Work request => All lines from the one with "re.findall('[A-Z]+', 'fd 918" to the end of the entries below must be written out exactly. Leave out any other line.

(Records from a data source)

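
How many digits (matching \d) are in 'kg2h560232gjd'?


\d matches any digit 0-9.
Scanning 'kg2h560232gjd':
  pos 2: '2' -> DIGIT
  pos 4: '5' -> DIGIT
  pos 5: '6' -> DIGIT
  pos 6: '0' -> DIGIT
  pos 7: '2' -> DIGIT
  pos 8: '3' -> DIGIT
  pos 9: '2' -> DIGIT
Digits found: ['2', '5', '6', '0', '2', '3', '2']
Total: 7

7


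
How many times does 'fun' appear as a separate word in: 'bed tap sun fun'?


Scanning each word for exact match 'fun':
  Word 1: 'bed' -> no
  Word 2: 'tap' -> no
  Word 3: 'sun' -> no
  Word 4: 'fun' -> MATCH
Total matches: 1

1


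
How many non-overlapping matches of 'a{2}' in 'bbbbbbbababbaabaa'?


Pattern 'a{2}' matches exactly 2 consecutive a's (greedy, non-overlapping).
String: 'bbbbbbbababbaabaa'
Scanning for runs of a's:
  Run at pos 7: 'a' (length 1) -> 0 match(es)
  Run at pos 9: 'a' (length 1) -> 0 match(es)
  Run at pos 12: 'aa' (length 2) -> 1 match(es)
  Run at pos 15: 'aa' (length 2) -> 1 match(es)
Matches found: ['aa', 'aa']
Total: 2

2


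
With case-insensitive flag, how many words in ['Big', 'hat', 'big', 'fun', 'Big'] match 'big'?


Case-insensitive matching: compare each word's lowercase form to 'big'.
  'Big' -> lower='big' -> MATCH
  'hat' -> lower='hat' -> no
  'big' -> lower='big' -> MATCH
  'fun' -> lower='fun' -> no
  'Big' -> lower='big' -> MATCH
Matches: ['Big', 'big', 'Big']
Count: 3

3


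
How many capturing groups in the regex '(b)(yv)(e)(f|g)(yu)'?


To count capturing groups, count each '(' that starts a group.
Pattern: '(b)(yv)(e)(f|g)(yu)'
Walking through the pattern:
  Position 0: '(' -> group #1
  Position 3: '(' -> group #2
  Position 7: '(' -> group #3
  Position 10: '(' -> group #4
  Position 15: '(' -> group #5
Total capturing groups: 5

5


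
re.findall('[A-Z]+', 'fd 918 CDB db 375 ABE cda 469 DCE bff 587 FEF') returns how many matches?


Pattern '[A-Z]+' finds one or more uppercase letters.
Text: 'fd 918 CDB db 375 ABE cda 469 DCE bff 587 FEF'
Scanning for matches:
  Match 1: 'CDB'
  Match 2: 'ABE'
  Match 3: 'DCE'
  Match 4: 'FEF'
Total matches: 4

4


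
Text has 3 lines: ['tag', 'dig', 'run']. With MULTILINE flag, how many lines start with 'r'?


With MULTILINE flag, ^ matches the start of each line.
Lines: ['tag', 'dig', 'run']
Checking which lines start with 'r':
  Line 1: 'tag' -> no
  Line 2: 'dig' -> no
  Line 3: 'run' -> MATCH
Matching lines: ['run']
Count: 1

1


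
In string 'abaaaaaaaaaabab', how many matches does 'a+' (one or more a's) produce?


Pattern 'a+' matches one or more consecutive a's.
String: 'abaaaaaaaaaabab'
Scanning for runs of a:
  Match 1: 'a' (length 1)
  Match 2: 'aaaaaaaaaa' (length 10)
  Match 3: 'a' (length 1)
Total matches: 3

3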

Reply =>
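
re.findall('[A-Z]+', 'fd 918 CDB db 375 ABE cda 469 DCE bff 587 FEF') returns how many matches?


Pattern '[A-Z]+' finds one or more uppercase letters.
Text: 'fd 918 CDB db 375 ABE cda 469 DCE bff 587 FEF'
Scanning for matches:
  Match 1: 'CDB'
  Match 2: 'ABE'
  Match 3: 'DCE'
  Match 4: 'FEF'
Total matches: 4

4


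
Text has 3 lines: ['tag', 'dig', 'run']. With MULTILINE flag, how many lines start with 'r'?


With MULTILINE flag, ^ matches the start of each line.
Lines: ['tag', 'dig', 'run']
Checking which lines start with 'r':
  Line 1: 'tag' -> no
  Line 2: 'dig' -> no
  Line 3: 'run' -> MATCH
Matching lines: ['run']
Count: 1

1


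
In string 'abaaaaaaaaaabab', how many matches does 'a+' (one or more a's) produce?


Pattern 'a+' matches one or more consecutive a's.
String: 'abaaaaaaaaaabab'
Scanning for runs of a:
  Match 1: 'a' (length 1)
  Match 2: 'aaaaaaaaaa' (length 10)
  Match 3: 'a' (length 1)
Total matches: 3

3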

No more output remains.